**RAW DATA:**
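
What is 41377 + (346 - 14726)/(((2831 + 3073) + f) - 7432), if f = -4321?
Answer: 242028453/5849 ≈ 41379.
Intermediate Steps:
41377 + (346 - 14726)/(((2831 + 3073) + f) - 7432) = 41377 + (346 - 14726)/(((2831 + 3073) - 4321) - 7432) = 41377 - 14380/((5904 - 4321) - 7432) = 41377 - 14380/(1583 - 7432) = 41377 - 14380/(-5849) = 41377 - 14380*(-1/5849) = 41377 + 14380/5849 = 242028453/5849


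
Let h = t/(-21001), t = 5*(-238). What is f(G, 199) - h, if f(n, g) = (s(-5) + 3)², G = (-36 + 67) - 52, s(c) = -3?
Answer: -1190/21001 ≈ -0.056664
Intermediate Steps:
t = -1190
G = -21 (G = 31 - 52 = -21)
f(n, g) = 0 (f(n, g) = (-3 + 3)² = 0² = 0)
h = 1190/21001 (h = -1190/(-21001) = -1190*(-1/21001) = 1190/21001 ≈ 0.056664)
f(G, 199) - h = 0 - 1*1190/21001 = 0 - 1190/21001 = -1190/21001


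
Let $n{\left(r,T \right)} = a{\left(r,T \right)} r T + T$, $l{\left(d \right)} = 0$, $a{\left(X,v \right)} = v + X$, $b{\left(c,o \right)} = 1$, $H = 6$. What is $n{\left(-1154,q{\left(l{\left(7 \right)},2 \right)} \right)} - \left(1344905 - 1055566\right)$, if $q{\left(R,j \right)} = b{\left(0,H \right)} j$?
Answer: $2369479$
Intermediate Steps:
$a{\left(X,v \right)} = X + v$
$q{\left(R,j \right)} = j$ ($q{\left(R,j \right)} = 1 j = j$)
$n{\left(r,T \right)} = T + T r \left(T + r\right)$ ($n{\left(r,T \right)} = \left(r + T\right) r T + T = \left(T + r\right) r T + T = r \left(T + r\right) T + T = T r \left(T + r\right) + T = T + T r \left(T + r\right)$)
$n{\left(-1154,q{\left(l{\left(7 \right)},2 \right)} \right)} - \left(1344905 - 1055566\right) = 2 \left(1 - 1154 \left(2 - 1154\right)\right) - \left(1344905 - 1055566\right) = 2 \left(1 - -1329408\right) - 289339 = 2 \left(1 + 1329408\right) - 289339 = 2 \cdot 1329409 - 289339 = 2658818 - 289339 = 2369479$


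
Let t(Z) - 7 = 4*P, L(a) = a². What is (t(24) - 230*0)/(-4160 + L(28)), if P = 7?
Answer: -35/3376 ≈ -0.010367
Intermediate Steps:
t(Z) = 35 (t(Z) = 7 + 4*7 = 7 + 28 = 35)
(t(24) - 230*0)/(-4160 + L(28)) = (35 - 230*0)/(-4160 + 28²) = (35 + 0)/(-4160 + 784) = 35/(-3376) = 35*(-1/3376) = -35/3376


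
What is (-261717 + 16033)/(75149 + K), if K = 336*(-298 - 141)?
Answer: 245684/72355 ≈ 3.3955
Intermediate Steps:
K = -147504 (K = 336*(-439) = -147504)
(-261717 + 16033)/(75149 + K) = (-261717 + 16033)/(75149 - 147504) = -245684/(-72355) = -245684*(-1/72355) = 245684/72355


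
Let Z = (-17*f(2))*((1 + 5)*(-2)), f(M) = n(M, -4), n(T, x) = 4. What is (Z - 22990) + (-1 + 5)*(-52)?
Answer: -22382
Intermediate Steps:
f(M) = 4
Z = 816 (Z = (-17*4)*((1 + 5)*(-2)) = -408*(-2) = -68*(-12) = 816)
(Z - 22990) + (-1 + 5)*(-52) = (816 - 22990) + (-1 + 5)*(-52) = -22174 + 4*(-52) = -22174 - 208 = -22382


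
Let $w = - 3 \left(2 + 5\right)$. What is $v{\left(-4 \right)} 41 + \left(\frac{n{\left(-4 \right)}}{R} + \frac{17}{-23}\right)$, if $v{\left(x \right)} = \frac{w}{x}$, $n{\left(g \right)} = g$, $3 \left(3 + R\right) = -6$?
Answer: $\frac{99043}{460} \approx 215.31$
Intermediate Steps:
$R = -5$ ($R = -3 + \frac{1}{3} \left(-6\right) = -3 - 2 = -5$)
$w = -21$ ($w = \left(-3\right) 7 = -21$)
$v{\left(x \right)} = - \frac{21}{x}$
$v{\left(-4 \right)} 41 + \left(\frac{n{\left(-4 \right)}}{R} + \frac{17}{-23}\right) = - \frac{21}{-4} \cdot 41 + \left(- \frac{4}{-5} + \frac{17}{-23}\right) = \left(-21\right) \left(- \frac{1}{4}\right) 41 + \left(\left(-4\right) \left(- \frac{1}{5}\right) + 17 \left(- \frac{1}{23}\right)\right) = \frac{21}{4} \cdot 41 + \left(\frac{4}{5} - \frac{17}{23}\right) = \frac{861}{4} + \frac{7}{115} = \frac{99043}{460}$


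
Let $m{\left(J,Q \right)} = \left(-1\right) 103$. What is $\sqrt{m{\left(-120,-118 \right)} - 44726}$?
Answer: $3 i \sqrt{4981} \approx 211.73 i$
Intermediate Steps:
$m{\left(J,Q \right)} = -103$
$\sqrt{m{\left(-120,-118 \right)} - 44726} = \sqrt{-103 - 44726} = \sqrt{-44829} = 3 i \sqrt{4981}$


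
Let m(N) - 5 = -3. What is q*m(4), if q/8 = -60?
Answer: -960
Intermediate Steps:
q = -480 (q = 8*(-60) = -480)
m(N) = 2 (m(N) = 5 - 3 = 2)
q*m(4) = -480*2 = -960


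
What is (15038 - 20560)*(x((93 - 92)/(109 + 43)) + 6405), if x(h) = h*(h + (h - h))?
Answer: -408575875081/11552 ≈ -3.5368e+7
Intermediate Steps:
x(h) = h**2 (x(h) = h*(h + 0) = h*h = h**2)
(15038 - 20560)*(x((93 - 92)/(109 + 43)) + 6405) = (15038 - 20560)*(((93 - 92)/(109 + 43))**2 + 6405) = -5522*((1/152)**2 + 6405) = -5522*(1/23104 + 6405) = -5522*147981121/23104 = -408575875081/11552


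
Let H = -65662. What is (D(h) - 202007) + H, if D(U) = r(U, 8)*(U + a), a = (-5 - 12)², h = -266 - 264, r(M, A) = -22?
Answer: -262367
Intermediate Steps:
h = -530
a = 289 (a = (-17)² = 289)
D(U) = -6358 - 22*U (D(U) = -22*(U + 289) = -22*(289 + U) = -6358 - 22*U)
(D(h) - 202007) + H = ((-6358 - 22*(-530)) - 202007) - 65662 = ((-6358 + 11660) - 202007) - 65662 = (5302 - 202007) - 65662 = -196705 - 65662 = -262367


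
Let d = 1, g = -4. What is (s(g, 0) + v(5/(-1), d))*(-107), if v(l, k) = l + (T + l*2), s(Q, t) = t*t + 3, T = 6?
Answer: 642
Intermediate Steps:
s(Q, t) = 3 + t**2 (s(Q, t) = t**2 + 3 = 3 + t**2)
v(l, k) = 6 + 3*l (v(l, k) = l + (6 + l*2) = l + (6 + 2*l) = 6 + 3*l)
(s(g, 0) + v(5/(-1), d))*(-107) = ((3 + 0**2) + (6 + 3*(5/(-1))))*(-107) = ((3 + 0) + (6 + 3*(5*(-1))))*(-107) = (3 + (6 + 3*(-5)))*(-107) = (3 + (6 - 15))*(-107) = (3 - 9)*(-107) = -6*(-107) = 642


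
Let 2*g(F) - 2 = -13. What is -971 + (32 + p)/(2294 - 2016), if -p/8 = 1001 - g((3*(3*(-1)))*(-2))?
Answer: -138979/139 ≈ -999.85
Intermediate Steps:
g(F) = -11/2 (g(F) = 1 + (½)*(-13) = 1 - 13/2 = -11/2)
p = -8052 (p = -8*(1001 - 1*(-11/2)) = -8*(1001 + 11/2) = -8*2013/2 = -8052)
-971 + (32 + p)/(2294 - 2016) = -971 + (32 - 8052)/(2294 - 2016) = -971 - 8020/278 = -971 - 8020*1/278 = -971 - 4010/139 = -138979/139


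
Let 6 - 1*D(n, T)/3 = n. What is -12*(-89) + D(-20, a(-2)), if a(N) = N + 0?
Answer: 1146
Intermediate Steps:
a(N) = N
D(n, T) = 18 - 3*n
-12*(-89) + D(-20, a(-2)) = -12*(-89) + (18 - 3*(-20)) = 1068 + (18 + 60) = 1068 + 78 = 1146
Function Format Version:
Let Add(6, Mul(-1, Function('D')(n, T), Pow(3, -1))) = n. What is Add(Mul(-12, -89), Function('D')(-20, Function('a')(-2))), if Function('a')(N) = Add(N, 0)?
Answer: 1146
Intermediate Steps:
Function('a')(N) = N
Function('D')(n, T) = Add(18, Mul(-3, n))
Add(Mul(-12, -89), Function('D')(-20, Function('a')(-2))) = Add(Mul(-12, -89), Add(18, Mul(-3, -20))) = Add(1068, Add(18, 60)) = Add(1068, 78) = 1146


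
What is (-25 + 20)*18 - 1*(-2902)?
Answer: 2812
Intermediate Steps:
(-25 + 20)*18 - 1*(-2902) = -5*18 + 2902 = -90 + 2902 = 2812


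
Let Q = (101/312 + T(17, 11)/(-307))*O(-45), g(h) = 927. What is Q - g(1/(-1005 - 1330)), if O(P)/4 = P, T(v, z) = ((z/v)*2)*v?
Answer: -7761459/7982 ≈ -972.37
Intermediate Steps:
T(v, z) = 2*z (T(v, z) = (2*z/v)*v = 2*z)
O(P) = 4*P
Q = -362145/7982 (Q = (101/312 + (2*11)/(-307))*(4*(-45)) = (101*(1/312) + 22*(-1/307))*(-180) = (101/312 - 22/307)*(-180) = (24143/95784)*(-180) = -362145/7982 ≈ -45.370)
Q - g(1/(-1005 - 1330)) = -362145/7982 - 1*927 = -362145/7982 - 927 = -7761459/7982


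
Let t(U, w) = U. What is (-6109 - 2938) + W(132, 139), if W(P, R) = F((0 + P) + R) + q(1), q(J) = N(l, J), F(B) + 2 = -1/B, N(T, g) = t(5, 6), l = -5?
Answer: -2450925/271 ≈ -9044.0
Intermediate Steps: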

**PROBLEM DETAILS:**
From the entries above, extract only the lines running from the one containing "Answer: -960" through the one containing "Answer: -138979/139 ≈ -999.85", inclusive.

**COMPLETED EXERCISE:**
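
Answer: -960
Intermediate Steps:
q = -480 (q = 8*(-60) = -480)
m(N) = 2 (m(N) = 5 - 3 = 2)
q*m(4) = -480*2 = -960


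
What is (15038 - 20560)*(x((93 - 92)/(109 + 43)) + 6405), if x(h) = h*(h + (h - h))?
Answer: -408575875081/11552 ≈ -3.5368e+7
Intermediate Steps:
x(h) = h**2 (x(h) = h*(h + 0) = h*h = h**2)
(15038 - 20560)*(x((93 - 92)/(109 + 43)) + 6405) = (15038 - 20560)*(((93 - 92)/(109 + 43))**2 + 6405) = -5522*((1/152)**2 + 6405) = -5522*(1/23104 + 6405) = -5522*147981121/23104 = -408575875081/11552


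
Let H = -65662. What is (D(h) - 202007) + H, if D(U) = r(U, 8)*(U + a), a = (-5 - 12)², h = -266 - 264, r(M, A) = -22?
Answer: -262367
Intermediate Steps:
h = -530
a = 289 (a = (-17)² = 289)
D(U) = -6358 - 22*U (D(U) = -22*(U + 289) = -22*(289 + U) = -6358 - 22*U)
(D(h) - 202007) + H = ((-6358 - 22*(-530)) - 202007) - 65662 = ((-6358 + 11660) - 202007) - 65662 = (5302 - 202007) - 65662 = -196705 - 65662 = -262367


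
Let d = 1, g = -4. What is (s(g, 0) + v(5/(-1), d))*(-107), if v(l, k) = l + (T + l*2), s(Q, t) = t*t + 3, T = 6?
Answer: 642
Intermediate Steps:
s(Q, t) = 3 + t**2 (s(Q, t) = t**2 + 3 = 3 + t**2)
v(l, k) = 6 + 3*l (v(l, k) = l + (6 + l*2) = l + (6 + 2*l) = 6 + 3*l)
(s(g, 0) + v(5/(-1), d))*(-107) = ((3 + 0**2) + (6 + 3*(5/(-1))))*(-107) = ((3 + 0) + (6 + 3*(5*(-1))))*(-107) = (3 + (6 + 3*(-5)))*(-107) = (3 + (6 - 15))*(-107) = (3 - 9)*(-107) = -6*(-107) = 642


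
Let 2*g(F) - 2 = -13. What is -971 + (32 + p)/(2294 - 2016), if -p/8 = 1001 - g((3*(3*(-1)))*(-2))?
Answer: -138979/139 ≈ -999.85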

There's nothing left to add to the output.